───── SUPPLIED DATA ─────
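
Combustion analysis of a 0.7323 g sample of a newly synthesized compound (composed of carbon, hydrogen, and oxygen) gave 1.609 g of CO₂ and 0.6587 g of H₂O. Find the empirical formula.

mol C = 1.609 g CO₂ ÷ 44.009 g/mol = 0.036561 mol
mol H = 2 × 0.6587 g H₂O ÷ 18.015 g/mol = 0.073128 mol
mass O = 0.7323 − (0.43913 + 0.073713) = 0.21946 g → mol O = 0.21946 ÷ 15.999 = 0.013717 mol
Divide by the smallest (0.013717 mol): C 2.665, H 5.331, O 1.000
Multiplying each by 3 gives whole numbers: C 8.00, H 15.99, O 3.00

C8H16O3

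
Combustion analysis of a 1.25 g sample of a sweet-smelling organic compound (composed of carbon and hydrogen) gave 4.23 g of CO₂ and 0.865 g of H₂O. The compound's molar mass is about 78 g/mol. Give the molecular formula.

mol C = 4.23 g CO₂ ÷ 44.009 g/mol = 0.09612 mol
mol H = 2 × 0.865 g H₂O ÷ 18.015 g/mol = 0.09603 mol
Divide by the smallest (0.09603 mol): C 1.001, H 1.000
Empirical formula: CH
Empirical-formula mass = 13.02 g/mol; 78 ÷ 13.02 ≈ 6, so the molecular formula is C6H6.

C6H6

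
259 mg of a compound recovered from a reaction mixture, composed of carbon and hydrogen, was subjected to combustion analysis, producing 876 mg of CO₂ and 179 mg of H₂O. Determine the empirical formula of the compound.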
─────
◆ **WORK INSTRUCTION**: When copying the data above, keep every line exactly as written.

◆ **EXPECTED OUTPUT**:
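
Combustion analysis of a 0.7323 g sample of a newly synthesized compound (composed of carbon, hydrogen, and oxygen) gave 1.609 g of CO₂ and 0.6587 g of H₂O. Find the empirical formula.

mol C = 1.609 g CO₂ ÷ 44.009 g/mol = 0.036561 mol
mol H = 2 × 0.6587 g H₂O ÷ 18.015 g/mol = 0.073128 mol
mass O = 0.7323 − (0.43913 + 0.073713) = 0.21946 g → mol O = 0.21946 ÷ 15.999 = 0.013717 mol
Divide by the smallest (0.013717 mol): C 2.665, H 5.331, O 1.000
Multiplying each by 3 gives whole numbers: C 8.00, H 15.99, O 3.00

C8H16O3

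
Combustion analysis of a 1.25 g sample of a sweet-smelling organic compound (composed of carbon and hydrogen) gave 4.23 g of CO₂ and 0.865 g of H₂O. The compound's molar mass is about 78 g/mol. Give the molecular formula.

mol C = 4.23 g CO₂ ÷ 44.009 g/mol = 0.09612 mol
mol H = 2 × 0.865 g H₂O ÷ 18.015 g/mol = 0.09603 mol
Divide by the smallest (0.09603 mol): C 1.001, H 1.000
Empirical formula: CH
Empirical-formula mass = 13.02 g/mol; 78 ÷ 13.02 ≈ 6, so the molecular formula is C6H6.

C6H6

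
259 mg of a compound recovered from a reaction mixture, composed of carbon and hydrogen, was subjected to combustion analysis, producing 876 mg of CO₂ and 179 mg of H₂O. Determine the empirical formula of the compound.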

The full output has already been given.